§ **Available data**:
········
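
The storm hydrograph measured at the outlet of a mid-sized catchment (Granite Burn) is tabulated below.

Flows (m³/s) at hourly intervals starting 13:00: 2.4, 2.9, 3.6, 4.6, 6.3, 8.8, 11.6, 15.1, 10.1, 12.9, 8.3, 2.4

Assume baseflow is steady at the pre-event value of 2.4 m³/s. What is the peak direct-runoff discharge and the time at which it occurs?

Q_p = 12.7 m³/s at t = 20:00

Subtracting baseflow gives direct-runoff ordinates: 0.0, 0.5, 1.2, 2.2, 3.9, 6.4, 9.2, 12.7, 7.7, 10.5, 5.9, 0.0 m³/s.
The maximum is 12.7 m³/s, occurring at the reading for t = 20:00.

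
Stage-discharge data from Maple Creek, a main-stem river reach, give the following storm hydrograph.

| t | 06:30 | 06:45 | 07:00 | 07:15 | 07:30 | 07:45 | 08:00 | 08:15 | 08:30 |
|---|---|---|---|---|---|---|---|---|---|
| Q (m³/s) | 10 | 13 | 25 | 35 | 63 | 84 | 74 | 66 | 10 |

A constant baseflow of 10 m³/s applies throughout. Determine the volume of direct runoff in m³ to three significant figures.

Direct-runoff ordinates (Q − Q_b): 0.0, 3.0, 15.0, 25.0, 53.0, 74.0, 64.0, 56.0, 0.0 m³/s.
ΣQ_DR = 290.0 m³/s.
With Δt = 0.25 h = 900 s, V = ΣQ_DR · Δt = 290.0 × 900 = 2.61 × 10^5 m³.

V ≈ 2.61 × 10^5 m³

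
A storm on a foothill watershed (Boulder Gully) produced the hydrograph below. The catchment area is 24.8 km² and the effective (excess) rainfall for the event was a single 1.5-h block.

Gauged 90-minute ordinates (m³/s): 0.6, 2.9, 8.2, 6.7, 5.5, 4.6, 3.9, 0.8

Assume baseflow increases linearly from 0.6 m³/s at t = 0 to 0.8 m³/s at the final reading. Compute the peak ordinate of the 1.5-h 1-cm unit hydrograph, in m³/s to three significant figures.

Direct runoff: 0.00, 2.27, 7.54, 6.01, 4.79, 3.86, 3.13, 0.00 m³/s; ΣQ_DR = 27.60 m³/s, peak = 7.54 m³/s.
Runoff depth d = ΣQ_DR·Δt / A = 27.60 × 5400 / (24.8 km²) = 6.010 mm.
The 1-cm UH is the DRH scaled by (10 mm)/d, so U_p = 7.54 × 10/6.010 = 12.6 m³/s.

U_p ≈ 12.6 m³/s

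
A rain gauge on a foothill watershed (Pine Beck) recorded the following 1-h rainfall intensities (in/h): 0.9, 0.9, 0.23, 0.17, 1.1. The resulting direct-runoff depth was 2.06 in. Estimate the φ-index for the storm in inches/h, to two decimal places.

φ ≈ 0.28 in/h

Only the 3 blocks with intensity above φ contribute runoff: 0.9, 0.9, 1.1 in/h.
Σ(I−φ)·Δt = d  ⇒  (0.9+0.9+1.1 − 3φ)·1 = 2.06
φ = (2.900 − 2.06/1) / 3 = 0.28 in/h.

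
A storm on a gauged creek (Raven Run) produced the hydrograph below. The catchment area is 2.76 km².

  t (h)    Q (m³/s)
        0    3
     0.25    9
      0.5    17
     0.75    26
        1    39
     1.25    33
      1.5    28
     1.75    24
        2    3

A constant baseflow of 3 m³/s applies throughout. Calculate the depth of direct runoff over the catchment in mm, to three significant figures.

d ≈ 50.5 mm

Direct runoff: 0.0, 6.0, 14.0, 23.0, 36.0, 30.0, 25.0, 21.0, 0.0 m³/s; ΣQ_DR = 155.0 m³/s.
V = ΣQ_DR · Δt = 155.0 × 900 s = 1.395 × 10^5 m³.
Over A = 2.76 km², depth = V / A = 50.5 mm.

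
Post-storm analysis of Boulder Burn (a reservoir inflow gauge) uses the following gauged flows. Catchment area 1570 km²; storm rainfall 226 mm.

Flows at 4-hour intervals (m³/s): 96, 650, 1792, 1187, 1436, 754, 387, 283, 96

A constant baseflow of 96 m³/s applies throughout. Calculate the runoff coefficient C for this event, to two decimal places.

C ≈ 0.24

ΣQ_DR = 5817 m³/s; V = ΣQ_DR·Δt = 8.376 × 10^7 m³.
Runoff depth d = V / A = 53.35 mm.
C = d / P = 53.35 / 226 = 0.24.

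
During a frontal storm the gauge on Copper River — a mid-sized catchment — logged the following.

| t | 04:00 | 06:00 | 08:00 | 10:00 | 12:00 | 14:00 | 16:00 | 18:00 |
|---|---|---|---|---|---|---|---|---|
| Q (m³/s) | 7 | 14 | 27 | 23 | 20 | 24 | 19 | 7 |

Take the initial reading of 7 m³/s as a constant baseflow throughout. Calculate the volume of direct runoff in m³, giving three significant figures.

V ≈ 6.12 × 10^5 m³

Direct-runoff ordinates (Q − Q_b): 0.0, 7.0, 20.0, 16.0, 13.0, 17.0, 12.0, 0.0 m³/s.
ΣQ_DR = 85.00 m³/s.
With Δt = 2 h = 7200 s, V = ΣQ_DR · Δt = 85.00 × 7200 = 6.12 × 10^5 m³.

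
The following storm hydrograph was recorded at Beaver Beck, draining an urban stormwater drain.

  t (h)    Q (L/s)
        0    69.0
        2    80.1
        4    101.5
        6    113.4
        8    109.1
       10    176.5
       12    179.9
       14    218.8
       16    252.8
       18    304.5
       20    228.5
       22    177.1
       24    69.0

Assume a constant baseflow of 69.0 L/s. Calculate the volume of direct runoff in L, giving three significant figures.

V ≈ 8.52 × 10^6 L

Direct-runoff ordinates (Q − Q_b): 0.0, 11.1, 32.5, 44.4, 40.1, 107.5, 110.9, 149.8, 183.8, 235.5, 159.5, 108.1, 0.0 L/s.
ΣQ_DR = 1183 L/s.
With Δt = 2 h = 7200 s, V = ΣQ_DR · Δt = 1183 × 7200 = 8.52 × 10^6 L.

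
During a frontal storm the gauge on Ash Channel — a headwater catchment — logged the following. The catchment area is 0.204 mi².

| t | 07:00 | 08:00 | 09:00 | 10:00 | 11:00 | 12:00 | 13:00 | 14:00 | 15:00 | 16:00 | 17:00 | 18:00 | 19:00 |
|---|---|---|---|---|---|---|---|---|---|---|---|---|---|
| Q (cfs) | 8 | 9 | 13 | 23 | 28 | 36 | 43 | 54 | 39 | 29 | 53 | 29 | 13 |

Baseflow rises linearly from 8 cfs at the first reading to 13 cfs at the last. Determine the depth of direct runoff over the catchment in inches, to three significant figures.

d ≈ 1.83 in

Direct runoff: 0.00, 0.58, 4.17, 13.75, 18.33, 25.92, 32.50, 43.08, 27.67, 17.25, 40.83, 16.42, 0.00 cfs; ΣQ_DR = 240.5 cfs.
V = ΣQ_DR · Δt = 240.5 × 3600 s = 8.658 × 10^5 ft³.
Over A = 0.204 mi², depth = V / A = 1.83 in.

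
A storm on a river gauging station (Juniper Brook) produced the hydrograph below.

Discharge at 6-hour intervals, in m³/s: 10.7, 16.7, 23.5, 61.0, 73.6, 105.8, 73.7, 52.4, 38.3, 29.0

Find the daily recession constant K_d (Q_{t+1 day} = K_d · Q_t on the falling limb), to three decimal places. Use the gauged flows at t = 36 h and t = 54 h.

K_d ≈ 0.288

Between t = 36 h and t = 54 h the flow falls from 73.7 to 29.0 m³/s over 3×6 h = 18 h.
Per-interval ratio K = (29.0/73.7)^(1/3) = 0.7328; K_d = K^(24/6) = 0.288.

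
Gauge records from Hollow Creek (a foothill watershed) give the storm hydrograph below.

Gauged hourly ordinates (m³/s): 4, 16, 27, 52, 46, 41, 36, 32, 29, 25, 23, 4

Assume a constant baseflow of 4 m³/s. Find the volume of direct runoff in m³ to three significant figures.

V ≈ 1.03 × 10^6 m³

Direct-runoff ordinates (Q − Q_b): 0.0, 12.0, 23.0, 48.0, 42.0, 37.0, 32.0, 28.0, 25.0, 21.0, 19.0, 0.0 m³/s.
ΣQ_DR = 287.0 m³/s.
With Δt = 1 h = 3600 s, V = ΣQ_DR · Δt = 287.0 × 3600 = 1.03 × 10^6 m³.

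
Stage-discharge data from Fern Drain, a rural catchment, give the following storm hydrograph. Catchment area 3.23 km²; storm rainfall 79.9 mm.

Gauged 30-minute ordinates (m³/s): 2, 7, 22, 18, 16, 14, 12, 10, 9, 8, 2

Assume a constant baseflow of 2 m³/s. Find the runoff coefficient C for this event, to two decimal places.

ΣQ_DR = 98.00 m³/s; V = ΣQ_DR·Δt = 1.764 × 10^5 m³.
Runoff depth d = V / A = 54.61 mm.
C = d / P = 54.61 / 79.9 = 0.68.

C ≈ 0.68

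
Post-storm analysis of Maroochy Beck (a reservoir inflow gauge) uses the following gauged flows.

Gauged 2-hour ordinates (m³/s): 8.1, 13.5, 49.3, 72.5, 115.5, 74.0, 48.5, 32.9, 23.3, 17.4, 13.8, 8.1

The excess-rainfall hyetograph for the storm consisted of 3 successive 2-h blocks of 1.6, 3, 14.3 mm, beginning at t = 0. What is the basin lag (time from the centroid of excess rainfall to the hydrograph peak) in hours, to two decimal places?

t_L ≈ 3.66 h

Centroid of excess rainfall: t_c = Σ P_i·t̄_i / ΣP_i = 4.3439 h (block centres at 1, 3, 5 h).
Hydrograph peak occurs at t = 8 h, so basin lag t_L = 8 − 4.3439 = 3.66 h.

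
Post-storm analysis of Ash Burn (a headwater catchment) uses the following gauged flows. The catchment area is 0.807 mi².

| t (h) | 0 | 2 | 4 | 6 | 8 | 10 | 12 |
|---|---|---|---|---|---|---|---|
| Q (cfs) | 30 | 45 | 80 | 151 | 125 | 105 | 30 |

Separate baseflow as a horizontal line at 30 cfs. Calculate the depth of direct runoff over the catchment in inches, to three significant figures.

Direct runoff: 0.0, 15.0, 50.0, 121.0, 95.0, 75.0, 0.0 cfs; ΣQ_DR = 356.0 cfs.
V = ΣQ_DR · Δt = 356.0 × 7200 s = 2.563 × 10^6 ft³.
Over A = 0.807 mi², depth = V / A = 1.37 in.

d ≈ 1.37 in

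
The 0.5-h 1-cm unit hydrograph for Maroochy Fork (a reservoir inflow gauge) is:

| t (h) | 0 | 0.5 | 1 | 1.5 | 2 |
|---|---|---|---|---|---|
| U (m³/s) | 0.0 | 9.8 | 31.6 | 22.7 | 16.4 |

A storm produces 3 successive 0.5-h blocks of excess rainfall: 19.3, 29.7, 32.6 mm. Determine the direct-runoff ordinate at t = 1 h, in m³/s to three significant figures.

Q ≈ 90.1 m³/s

By discrete convolution, Q_j = Σ (P_i / 10 mm) · U_{j−i}.
At t = 1 h (j=2): Q = (19.3/10)·31.6 + (29.7/10)·9.8 + (32.6/10)·0.0 = 90.1 m³/s.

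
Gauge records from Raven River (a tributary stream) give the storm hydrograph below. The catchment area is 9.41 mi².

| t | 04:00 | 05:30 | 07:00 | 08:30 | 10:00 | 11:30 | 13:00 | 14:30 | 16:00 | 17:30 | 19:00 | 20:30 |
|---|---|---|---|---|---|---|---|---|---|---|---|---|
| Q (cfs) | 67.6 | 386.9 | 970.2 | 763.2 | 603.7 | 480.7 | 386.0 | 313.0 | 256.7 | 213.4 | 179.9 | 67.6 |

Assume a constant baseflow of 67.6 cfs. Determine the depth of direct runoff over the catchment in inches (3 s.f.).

Direct runoff: 0.0, 319.3, 902.6, 695.6, 536.1, 413.1, 318.4, 245.4, 189.1, 145.8, 112.3, 0.0 cfs; ΣQ_DR = 3878 cfs.
V = ΣQ_DR · Δt = 3878 × 5400 s = 2.094 × 10^7 ft³.
Over A = 9.41 mi², depth = V / A = 0.958 in.

d ≈ 0.958 in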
········
§ **Task details**: With "frontal" as the word to match, copy each line of the records that has it.

§ **Solution to this problem**:
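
During a frontal storm the gauge on Copper River — a mid-sized catchment — logged the following.
During a frontal storm the gauge on Ash Channel — a headwater catchment — logged the following. The catchment area is 0.204 mi².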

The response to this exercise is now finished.